▸ **Goal of the exercise**: The answer should be an exact copy of the lines from the line with "A wastewater treatment" through the last line of the entries, and no other lines.

Top of Data

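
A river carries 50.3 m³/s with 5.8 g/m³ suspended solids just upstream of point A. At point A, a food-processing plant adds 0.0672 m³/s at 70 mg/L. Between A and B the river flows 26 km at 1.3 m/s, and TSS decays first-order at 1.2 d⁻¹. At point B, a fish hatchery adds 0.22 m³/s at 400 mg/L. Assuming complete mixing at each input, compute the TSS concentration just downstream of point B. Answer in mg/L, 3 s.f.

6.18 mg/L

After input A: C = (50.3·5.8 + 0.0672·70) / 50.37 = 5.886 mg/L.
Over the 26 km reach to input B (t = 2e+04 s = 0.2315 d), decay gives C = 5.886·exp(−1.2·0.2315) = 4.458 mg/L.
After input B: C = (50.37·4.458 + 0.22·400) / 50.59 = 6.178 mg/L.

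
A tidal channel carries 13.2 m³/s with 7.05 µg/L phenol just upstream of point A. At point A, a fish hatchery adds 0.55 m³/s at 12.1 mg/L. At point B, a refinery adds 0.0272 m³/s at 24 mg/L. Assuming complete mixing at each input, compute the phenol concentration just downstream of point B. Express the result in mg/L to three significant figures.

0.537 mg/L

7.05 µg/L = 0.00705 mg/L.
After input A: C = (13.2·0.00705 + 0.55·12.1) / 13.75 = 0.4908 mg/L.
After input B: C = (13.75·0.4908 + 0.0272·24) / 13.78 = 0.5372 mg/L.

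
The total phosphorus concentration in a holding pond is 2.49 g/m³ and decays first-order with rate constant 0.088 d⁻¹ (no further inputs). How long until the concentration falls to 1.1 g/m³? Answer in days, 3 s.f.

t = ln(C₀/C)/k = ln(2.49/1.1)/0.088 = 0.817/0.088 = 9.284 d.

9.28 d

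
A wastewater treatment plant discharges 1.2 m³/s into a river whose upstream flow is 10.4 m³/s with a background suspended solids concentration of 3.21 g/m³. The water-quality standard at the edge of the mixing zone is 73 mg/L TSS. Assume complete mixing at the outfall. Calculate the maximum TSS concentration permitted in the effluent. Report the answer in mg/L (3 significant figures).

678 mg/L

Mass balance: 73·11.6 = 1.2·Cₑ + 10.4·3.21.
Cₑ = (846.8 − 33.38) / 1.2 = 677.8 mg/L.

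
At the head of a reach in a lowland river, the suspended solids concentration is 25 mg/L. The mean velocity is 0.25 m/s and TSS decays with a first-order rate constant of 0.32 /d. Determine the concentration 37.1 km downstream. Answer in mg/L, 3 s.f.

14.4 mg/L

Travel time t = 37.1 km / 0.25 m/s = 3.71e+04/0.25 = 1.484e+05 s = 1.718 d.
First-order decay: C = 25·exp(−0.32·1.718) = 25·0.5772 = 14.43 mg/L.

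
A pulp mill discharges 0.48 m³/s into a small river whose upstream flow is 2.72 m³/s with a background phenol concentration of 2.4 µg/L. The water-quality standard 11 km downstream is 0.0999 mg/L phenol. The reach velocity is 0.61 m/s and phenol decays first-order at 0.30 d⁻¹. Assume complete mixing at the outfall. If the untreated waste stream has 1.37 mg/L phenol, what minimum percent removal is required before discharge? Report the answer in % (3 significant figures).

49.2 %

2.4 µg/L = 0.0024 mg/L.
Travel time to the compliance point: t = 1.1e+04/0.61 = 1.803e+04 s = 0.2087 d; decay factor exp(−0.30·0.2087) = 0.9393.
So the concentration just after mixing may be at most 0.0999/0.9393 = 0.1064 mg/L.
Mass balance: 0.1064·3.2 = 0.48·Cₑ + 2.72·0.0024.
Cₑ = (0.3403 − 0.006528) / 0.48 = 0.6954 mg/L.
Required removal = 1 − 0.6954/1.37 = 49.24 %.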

Bottom of Data

▸ **Solution**:
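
A wastewater treatment plant discharges 1.2 m³/s into a river whose upstream flow is 10.4 m³/s with a background suspended solids concentration of 3.21 g/m³. The water-quality standard at the edge of the mixing zone is 73 mg/L TSS. Assume complete mixing at the outfall. Calculate the maximum TSS concentration permitted in the effluent. Report the answer in mg/L (3 significant figures).

678 mg/L

Mass balance: 73·11.6 = 1.2·Cₑ + 10.4·3.21.
Cₑ = (846.8 − 33.38) / 1.2 = 677.8 mg/L.

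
At the head of a reach in a lowland river, the suspended solids concentration is 25 mg/L. The mean velocity is 0.25 m/s and TSS decays with a first-order rate constant of 0.32 /d. Determine the concentration 37.1 km downstream. Answer in mg/L, 3 s.f.

14.4 mg/L

Travel time t = 37.1 km / 0.25 m/s = 3.71e+04/0.25 = 1.484e+05 s = 1.718 d.
First-order decay: C = 25·exp(−0.32·1.718) = 25·0.5772 = 14.43 mg/L.

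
A pulp mill discharges 0.48 m³/s into a small river whose upstream flow is 2.72 m³/s with a background phenol concentration of 2.4 µg/L. The water-quality standard 11 km downstream is 0.0999 mg/L phenol. The reach velocity is 0.61 m/s and phenol decays first-order at 0.30 d⁻¹. Assume complete mixing at the outfall. If the untreated waste stream has 1.37 mg/L phenol, what minimum percent removal is required before discharge? Report the answer in % (3 significant figures).

49.2 %

2.4 µg/L = 0.0024 mg/L.
Travel time to the compliance point: t = 1.1e+04/0.61 = 1.803e+04 s = 0.2087 d; decay factor exp(−0.30·0.2087) = 0.9393.
So the concentration just after mixing may be at most 0.0999/0.9393 = 0.1064 mg/L.
Mass balance: 0.1064·3.2 = 0.48·Cₑ + 2.72·0.0024.
Cₑ = (0.3403 − 0.006528) / 0.48 = 0.6954 mg/L.
Required removal = 1 − 0.6954/1.37 = 49.24 %.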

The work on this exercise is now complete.